§ INPUT:
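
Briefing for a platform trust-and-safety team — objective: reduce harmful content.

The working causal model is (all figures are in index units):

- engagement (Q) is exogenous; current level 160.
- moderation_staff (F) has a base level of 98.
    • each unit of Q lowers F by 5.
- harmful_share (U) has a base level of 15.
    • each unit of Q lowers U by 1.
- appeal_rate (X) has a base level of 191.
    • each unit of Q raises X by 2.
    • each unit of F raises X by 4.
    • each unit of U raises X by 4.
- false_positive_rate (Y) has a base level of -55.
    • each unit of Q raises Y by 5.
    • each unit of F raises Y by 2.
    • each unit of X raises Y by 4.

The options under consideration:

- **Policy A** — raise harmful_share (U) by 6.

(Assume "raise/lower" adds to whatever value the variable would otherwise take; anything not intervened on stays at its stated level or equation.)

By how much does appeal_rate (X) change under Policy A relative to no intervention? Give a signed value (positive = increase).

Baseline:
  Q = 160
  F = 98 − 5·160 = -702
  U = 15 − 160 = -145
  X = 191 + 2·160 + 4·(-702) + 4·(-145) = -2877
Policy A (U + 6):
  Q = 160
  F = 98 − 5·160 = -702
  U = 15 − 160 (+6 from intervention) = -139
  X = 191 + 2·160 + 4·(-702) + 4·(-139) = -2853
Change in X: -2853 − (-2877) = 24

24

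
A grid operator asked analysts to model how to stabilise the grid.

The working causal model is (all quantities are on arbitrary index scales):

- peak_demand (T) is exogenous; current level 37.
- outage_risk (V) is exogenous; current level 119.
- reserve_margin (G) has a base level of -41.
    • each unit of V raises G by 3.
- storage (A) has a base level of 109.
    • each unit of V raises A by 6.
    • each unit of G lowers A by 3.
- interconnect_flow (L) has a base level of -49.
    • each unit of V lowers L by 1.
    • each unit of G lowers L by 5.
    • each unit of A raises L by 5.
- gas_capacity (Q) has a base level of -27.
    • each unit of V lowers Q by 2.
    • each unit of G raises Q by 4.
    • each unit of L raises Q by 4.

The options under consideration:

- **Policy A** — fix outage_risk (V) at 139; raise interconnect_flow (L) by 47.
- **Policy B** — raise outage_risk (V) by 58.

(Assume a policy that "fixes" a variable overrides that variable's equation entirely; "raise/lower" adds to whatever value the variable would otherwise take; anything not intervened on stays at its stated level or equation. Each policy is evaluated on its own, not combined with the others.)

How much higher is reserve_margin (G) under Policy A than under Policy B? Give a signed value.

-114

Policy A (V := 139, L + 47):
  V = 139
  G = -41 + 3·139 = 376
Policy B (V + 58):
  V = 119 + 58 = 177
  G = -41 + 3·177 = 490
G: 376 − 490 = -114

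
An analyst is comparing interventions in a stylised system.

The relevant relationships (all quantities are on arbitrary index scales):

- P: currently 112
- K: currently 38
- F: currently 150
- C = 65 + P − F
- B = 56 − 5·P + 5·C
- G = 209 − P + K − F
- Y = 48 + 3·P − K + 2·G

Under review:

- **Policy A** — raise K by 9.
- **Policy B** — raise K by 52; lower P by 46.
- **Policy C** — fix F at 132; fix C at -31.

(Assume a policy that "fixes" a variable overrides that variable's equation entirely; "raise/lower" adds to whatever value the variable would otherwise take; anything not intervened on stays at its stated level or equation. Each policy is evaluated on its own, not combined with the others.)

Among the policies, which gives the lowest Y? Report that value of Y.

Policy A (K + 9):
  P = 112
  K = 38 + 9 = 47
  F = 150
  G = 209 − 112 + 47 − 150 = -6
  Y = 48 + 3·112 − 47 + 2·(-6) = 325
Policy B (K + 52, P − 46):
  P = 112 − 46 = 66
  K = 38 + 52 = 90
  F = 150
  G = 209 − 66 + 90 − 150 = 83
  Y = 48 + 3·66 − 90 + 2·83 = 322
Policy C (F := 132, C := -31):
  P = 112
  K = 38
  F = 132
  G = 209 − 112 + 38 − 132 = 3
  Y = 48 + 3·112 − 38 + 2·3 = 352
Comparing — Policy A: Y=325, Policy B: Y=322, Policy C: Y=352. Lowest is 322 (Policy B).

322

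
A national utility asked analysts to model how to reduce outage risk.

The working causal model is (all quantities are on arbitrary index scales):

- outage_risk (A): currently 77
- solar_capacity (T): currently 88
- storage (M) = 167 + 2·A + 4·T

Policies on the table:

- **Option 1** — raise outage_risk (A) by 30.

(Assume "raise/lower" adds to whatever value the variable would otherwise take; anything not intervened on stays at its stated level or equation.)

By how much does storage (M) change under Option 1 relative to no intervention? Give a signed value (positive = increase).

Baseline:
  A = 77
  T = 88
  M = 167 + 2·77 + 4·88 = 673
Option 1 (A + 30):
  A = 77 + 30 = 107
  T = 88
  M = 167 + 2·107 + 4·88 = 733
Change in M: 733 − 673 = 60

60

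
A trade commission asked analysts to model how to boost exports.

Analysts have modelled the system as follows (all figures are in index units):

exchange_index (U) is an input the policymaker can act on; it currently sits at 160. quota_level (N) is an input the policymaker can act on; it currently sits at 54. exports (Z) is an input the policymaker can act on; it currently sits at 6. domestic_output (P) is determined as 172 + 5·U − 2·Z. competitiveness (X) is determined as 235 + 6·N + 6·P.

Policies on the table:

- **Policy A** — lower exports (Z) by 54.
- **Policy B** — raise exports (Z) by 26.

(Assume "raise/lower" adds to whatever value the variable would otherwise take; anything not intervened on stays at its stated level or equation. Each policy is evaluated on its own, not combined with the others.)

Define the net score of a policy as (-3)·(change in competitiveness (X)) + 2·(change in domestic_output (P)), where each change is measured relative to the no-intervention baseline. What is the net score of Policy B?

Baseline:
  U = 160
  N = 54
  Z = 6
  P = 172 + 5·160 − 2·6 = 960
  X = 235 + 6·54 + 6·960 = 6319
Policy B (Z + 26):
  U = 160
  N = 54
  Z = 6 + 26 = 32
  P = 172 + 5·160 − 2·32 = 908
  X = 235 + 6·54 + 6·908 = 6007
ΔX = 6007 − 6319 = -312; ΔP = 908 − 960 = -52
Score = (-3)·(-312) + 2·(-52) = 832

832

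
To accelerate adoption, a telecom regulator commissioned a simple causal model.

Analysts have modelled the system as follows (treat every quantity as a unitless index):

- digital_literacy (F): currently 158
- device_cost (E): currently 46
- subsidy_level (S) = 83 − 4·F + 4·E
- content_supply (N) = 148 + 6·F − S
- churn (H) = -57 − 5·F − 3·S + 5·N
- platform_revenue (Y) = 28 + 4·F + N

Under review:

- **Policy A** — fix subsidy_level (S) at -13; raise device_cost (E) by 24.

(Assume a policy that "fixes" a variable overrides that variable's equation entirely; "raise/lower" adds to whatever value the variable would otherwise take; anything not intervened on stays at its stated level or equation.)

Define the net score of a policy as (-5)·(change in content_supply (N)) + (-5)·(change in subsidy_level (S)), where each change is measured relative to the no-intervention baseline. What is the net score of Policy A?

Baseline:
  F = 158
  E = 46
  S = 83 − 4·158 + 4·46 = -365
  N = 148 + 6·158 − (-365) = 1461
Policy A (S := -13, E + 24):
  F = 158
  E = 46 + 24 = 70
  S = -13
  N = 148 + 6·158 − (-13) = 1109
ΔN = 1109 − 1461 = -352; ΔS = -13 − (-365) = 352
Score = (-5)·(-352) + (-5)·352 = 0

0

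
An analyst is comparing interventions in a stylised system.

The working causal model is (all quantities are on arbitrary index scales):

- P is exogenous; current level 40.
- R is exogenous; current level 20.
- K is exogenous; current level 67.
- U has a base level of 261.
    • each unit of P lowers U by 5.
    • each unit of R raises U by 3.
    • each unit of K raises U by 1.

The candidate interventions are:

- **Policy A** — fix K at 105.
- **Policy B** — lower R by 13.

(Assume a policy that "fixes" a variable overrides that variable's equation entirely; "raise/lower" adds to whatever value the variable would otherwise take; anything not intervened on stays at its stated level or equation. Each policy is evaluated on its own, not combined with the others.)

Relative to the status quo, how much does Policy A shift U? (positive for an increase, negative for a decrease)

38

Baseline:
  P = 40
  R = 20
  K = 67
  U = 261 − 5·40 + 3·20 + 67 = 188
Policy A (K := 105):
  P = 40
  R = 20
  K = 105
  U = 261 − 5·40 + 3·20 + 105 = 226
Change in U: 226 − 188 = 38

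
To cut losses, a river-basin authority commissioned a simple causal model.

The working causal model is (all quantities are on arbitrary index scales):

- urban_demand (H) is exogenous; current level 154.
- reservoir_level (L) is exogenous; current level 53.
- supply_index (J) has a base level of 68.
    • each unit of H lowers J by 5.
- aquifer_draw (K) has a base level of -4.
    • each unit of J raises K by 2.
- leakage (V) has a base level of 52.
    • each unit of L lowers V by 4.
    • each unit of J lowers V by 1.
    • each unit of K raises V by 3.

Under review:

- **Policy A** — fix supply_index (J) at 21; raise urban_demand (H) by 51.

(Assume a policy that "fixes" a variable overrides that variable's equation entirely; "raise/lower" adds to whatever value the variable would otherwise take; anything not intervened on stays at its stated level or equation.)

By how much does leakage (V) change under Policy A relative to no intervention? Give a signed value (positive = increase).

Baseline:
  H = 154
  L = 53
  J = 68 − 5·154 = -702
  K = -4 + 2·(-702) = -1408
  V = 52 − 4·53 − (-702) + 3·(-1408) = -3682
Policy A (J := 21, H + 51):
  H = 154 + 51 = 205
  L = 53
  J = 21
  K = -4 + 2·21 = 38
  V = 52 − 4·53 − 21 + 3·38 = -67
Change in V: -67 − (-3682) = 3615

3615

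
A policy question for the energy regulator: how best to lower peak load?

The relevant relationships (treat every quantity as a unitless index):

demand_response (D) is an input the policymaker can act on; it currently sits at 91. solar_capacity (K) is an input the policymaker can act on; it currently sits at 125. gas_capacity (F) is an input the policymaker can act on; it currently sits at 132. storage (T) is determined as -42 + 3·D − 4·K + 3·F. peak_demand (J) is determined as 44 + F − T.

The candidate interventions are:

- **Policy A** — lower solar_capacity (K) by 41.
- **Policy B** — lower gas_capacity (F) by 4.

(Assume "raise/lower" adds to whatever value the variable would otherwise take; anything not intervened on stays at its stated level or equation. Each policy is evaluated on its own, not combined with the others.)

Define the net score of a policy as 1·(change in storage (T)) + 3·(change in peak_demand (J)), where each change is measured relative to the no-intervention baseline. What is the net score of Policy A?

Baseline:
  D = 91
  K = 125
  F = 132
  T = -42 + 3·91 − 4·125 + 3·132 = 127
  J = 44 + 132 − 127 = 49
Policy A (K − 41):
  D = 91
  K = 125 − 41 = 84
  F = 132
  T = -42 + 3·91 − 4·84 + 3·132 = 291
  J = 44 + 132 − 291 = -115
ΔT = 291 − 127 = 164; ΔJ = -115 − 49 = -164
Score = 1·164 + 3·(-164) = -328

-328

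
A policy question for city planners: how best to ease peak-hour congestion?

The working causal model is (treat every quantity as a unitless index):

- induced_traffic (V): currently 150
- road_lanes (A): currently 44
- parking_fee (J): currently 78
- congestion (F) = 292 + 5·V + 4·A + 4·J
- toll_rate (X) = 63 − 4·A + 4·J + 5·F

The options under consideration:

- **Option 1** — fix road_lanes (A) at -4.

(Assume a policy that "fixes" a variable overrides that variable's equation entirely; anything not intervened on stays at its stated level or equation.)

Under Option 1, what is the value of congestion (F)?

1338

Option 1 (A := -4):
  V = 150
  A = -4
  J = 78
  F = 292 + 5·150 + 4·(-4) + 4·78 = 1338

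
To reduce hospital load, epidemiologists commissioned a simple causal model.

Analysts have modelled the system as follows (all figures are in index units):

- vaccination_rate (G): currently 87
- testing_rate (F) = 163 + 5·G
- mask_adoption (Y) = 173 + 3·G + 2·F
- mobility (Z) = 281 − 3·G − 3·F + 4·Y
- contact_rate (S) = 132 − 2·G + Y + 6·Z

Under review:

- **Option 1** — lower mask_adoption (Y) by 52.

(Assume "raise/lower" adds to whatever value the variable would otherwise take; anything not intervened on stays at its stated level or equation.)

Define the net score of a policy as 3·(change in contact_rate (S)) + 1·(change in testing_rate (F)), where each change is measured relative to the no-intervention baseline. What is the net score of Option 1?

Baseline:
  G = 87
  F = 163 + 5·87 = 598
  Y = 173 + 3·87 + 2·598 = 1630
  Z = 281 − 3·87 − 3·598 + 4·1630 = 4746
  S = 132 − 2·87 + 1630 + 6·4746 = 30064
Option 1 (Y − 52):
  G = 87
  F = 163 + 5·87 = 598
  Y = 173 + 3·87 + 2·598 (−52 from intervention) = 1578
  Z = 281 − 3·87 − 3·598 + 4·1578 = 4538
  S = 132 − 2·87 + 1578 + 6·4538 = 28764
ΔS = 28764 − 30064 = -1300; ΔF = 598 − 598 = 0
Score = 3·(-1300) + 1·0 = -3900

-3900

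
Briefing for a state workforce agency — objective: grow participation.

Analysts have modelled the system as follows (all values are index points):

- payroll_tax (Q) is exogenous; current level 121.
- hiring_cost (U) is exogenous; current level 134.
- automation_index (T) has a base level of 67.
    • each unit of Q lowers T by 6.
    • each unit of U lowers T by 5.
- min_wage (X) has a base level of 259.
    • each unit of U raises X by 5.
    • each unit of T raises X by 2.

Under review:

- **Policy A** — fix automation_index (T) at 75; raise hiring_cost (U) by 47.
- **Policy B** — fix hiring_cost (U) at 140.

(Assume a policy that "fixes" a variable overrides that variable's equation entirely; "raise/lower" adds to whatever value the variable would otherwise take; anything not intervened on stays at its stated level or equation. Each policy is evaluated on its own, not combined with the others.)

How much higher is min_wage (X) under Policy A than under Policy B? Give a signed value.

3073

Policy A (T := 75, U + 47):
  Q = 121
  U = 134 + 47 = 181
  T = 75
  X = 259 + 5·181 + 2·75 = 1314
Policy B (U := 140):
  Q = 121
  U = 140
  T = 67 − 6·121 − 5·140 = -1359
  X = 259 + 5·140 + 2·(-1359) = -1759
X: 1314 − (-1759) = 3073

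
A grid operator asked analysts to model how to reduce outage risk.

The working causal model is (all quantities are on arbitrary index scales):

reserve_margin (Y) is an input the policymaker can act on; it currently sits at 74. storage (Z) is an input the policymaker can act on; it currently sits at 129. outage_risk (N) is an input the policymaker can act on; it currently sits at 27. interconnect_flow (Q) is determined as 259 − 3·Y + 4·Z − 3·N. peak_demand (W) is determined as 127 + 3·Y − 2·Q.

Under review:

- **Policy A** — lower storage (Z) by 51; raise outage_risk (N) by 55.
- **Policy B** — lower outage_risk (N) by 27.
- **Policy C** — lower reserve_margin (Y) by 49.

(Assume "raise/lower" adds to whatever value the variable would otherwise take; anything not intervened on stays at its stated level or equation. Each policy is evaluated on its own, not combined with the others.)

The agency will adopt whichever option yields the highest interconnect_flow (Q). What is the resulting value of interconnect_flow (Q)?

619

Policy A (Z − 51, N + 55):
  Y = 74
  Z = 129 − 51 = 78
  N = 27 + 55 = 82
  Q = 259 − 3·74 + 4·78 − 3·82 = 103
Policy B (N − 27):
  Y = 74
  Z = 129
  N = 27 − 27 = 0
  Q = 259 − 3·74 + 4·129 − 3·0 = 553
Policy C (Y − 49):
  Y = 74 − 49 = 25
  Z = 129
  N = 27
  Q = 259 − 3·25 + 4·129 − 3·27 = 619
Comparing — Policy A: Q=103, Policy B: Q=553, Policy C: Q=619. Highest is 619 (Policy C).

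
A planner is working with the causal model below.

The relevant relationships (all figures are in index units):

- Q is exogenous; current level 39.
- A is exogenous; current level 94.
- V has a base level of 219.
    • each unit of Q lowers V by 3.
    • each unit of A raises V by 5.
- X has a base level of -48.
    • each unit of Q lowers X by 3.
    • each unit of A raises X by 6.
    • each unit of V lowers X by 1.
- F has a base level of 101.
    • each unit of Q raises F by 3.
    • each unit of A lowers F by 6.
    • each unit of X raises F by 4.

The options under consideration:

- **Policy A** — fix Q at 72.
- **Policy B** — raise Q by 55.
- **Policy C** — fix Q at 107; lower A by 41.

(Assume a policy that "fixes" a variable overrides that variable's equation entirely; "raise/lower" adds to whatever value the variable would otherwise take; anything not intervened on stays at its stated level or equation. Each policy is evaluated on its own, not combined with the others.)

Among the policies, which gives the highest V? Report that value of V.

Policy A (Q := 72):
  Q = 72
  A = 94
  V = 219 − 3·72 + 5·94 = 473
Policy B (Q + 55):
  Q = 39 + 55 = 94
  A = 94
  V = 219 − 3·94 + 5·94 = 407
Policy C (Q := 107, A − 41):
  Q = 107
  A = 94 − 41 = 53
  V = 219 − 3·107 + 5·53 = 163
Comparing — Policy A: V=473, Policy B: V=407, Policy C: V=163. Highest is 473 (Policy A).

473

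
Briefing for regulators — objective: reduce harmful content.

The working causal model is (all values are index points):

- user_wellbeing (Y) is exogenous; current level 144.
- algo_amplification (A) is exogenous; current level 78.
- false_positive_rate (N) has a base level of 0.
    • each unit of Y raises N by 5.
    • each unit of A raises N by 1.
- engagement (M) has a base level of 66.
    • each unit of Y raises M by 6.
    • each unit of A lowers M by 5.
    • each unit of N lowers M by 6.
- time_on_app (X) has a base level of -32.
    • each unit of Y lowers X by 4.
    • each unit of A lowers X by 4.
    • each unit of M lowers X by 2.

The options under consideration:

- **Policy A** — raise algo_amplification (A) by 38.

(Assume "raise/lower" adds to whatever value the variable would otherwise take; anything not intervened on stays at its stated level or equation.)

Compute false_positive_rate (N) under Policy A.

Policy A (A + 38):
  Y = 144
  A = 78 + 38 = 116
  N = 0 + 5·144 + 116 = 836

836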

§ ABOUT THIS EXERCISE: Copy down every line of the material above that includes the string "best".

§ RESPONSE:
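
A policy question for the energy regulator: how best to lower peak load?
A policy question for city planners: how best to ease peak-hour congestion?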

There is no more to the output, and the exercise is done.